> [Task details]:
Retype, word for word, every line from the one holding "Define the operator H = D ∘ θ ∘ θ ∘ Δ." through the one holding "Form the operator" in the entries below, both included, and only those lines.

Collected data
▬▬▬▬▬▬

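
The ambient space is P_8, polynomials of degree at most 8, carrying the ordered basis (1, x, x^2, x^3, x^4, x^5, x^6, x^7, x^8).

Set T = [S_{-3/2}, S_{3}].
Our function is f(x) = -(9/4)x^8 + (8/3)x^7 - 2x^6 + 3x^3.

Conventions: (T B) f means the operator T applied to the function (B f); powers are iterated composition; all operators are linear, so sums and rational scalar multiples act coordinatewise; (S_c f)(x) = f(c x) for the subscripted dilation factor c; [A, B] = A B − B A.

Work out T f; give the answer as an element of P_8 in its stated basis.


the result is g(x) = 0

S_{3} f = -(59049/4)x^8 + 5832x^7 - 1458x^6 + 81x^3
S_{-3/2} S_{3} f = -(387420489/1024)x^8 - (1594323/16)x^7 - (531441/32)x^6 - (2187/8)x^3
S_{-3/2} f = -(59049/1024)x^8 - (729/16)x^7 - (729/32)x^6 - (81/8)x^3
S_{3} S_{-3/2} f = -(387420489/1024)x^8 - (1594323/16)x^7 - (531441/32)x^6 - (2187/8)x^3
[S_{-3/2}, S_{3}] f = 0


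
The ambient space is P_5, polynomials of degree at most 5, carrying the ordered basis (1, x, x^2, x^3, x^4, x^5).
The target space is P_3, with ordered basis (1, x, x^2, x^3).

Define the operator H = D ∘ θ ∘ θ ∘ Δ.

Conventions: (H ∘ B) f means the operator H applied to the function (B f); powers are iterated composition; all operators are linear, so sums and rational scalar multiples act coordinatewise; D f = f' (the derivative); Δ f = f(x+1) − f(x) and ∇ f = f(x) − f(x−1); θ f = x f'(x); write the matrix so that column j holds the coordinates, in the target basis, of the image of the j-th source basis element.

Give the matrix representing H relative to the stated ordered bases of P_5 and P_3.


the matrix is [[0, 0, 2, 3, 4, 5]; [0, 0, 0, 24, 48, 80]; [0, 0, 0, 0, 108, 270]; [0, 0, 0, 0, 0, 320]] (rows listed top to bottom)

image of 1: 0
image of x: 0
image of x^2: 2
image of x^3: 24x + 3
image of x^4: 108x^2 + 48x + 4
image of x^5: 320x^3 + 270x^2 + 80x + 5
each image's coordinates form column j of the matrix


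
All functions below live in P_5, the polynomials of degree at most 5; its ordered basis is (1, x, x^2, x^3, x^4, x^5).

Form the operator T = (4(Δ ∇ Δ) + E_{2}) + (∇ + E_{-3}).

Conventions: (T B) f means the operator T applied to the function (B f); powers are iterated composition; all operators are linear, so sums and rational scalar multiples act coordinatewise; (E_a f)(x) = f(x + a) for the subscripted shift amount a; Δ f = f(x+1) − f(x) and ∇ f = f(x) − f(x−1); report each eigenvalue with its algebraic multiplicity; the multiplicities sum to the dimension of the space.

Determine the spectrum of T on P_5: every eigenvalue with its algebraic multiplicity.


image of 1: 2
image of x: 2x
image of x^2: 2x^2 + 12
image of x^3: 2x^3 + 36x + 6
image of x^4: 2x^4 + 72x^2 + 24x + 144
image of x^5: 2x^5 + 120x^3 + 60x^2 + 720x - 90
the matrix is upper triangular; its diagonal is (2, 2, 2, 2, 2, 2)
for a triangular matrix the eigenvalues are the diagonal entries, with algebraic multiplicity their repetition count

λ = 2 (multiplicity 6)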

▬▬▬▬▬▬

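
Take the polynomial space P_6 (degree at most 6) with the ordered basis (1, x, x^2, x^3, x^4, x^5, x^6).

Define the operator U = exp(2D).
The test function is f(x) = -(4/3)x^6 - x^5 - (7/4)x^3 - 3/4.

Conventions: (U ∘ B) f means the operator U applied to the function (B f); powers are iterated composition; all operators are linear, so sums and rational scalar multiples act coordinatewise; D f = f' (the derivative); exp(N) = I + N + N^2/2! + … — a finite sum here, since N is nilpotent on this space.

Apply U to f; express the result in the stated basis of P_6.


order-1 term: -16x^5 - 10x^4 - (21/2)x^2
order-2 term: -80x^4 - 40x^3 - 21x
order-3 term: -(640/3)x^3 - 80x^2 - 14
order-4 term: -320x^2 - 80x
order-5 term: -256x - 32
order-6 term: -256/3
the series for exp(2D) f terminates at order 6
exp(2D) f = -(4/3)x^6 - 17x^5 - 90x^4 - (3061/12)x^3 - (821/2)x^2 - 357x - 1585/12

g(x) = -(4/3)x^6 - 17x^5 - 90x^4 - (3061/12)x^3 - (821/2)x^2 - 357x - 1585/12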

▬▬▬▬▬▬

> [Result]:
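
Define the operator H = D ∘ θ ∘ θ ∘ Δ.

Conventions: (H ∘ B) f means the operator H applied to the function (B f); powers are iterated composition; all operators are linear, so sums and rational scalar multiples act coordinatewise; D f = f' (the derivative); Δ f = f(x+1) − f(x) and ∇ f = f(x) − f(x−1); θ f = x f'(x); write the matrix so that column j holds the coordinates, in the target basis, of the image of the j-th source basis element.

Give the matrix representing H relative to the stated ordered bases of P_5 and P_3.


the matrix is [[0, 0, 2, 3, 4, 5]; [0, 0, 0, 24, 48, 80]; [0, 0, 0, 0, 108, 270]; [0, 0, 0, 0, 0, 320]] (rows listed top to bottom)

image of 1: 0
image of x: 0
image of x^2: 2
image of x^3: 24x + 3
image of x^4: 108x^2 + 48x + 4
image of x^5: 320x^3 + 270x^2 + 80x + 5
each image's coordinates form column j of the matrix


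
All functions below live in P_5, the polynomials of degree at most 5; its ordered basis is (1, x, x^2, x^3, x^4, x^5).

Form the operator T = (4(Δ ∇ Δ) + E_{2}) + (∇ + E_{-3}).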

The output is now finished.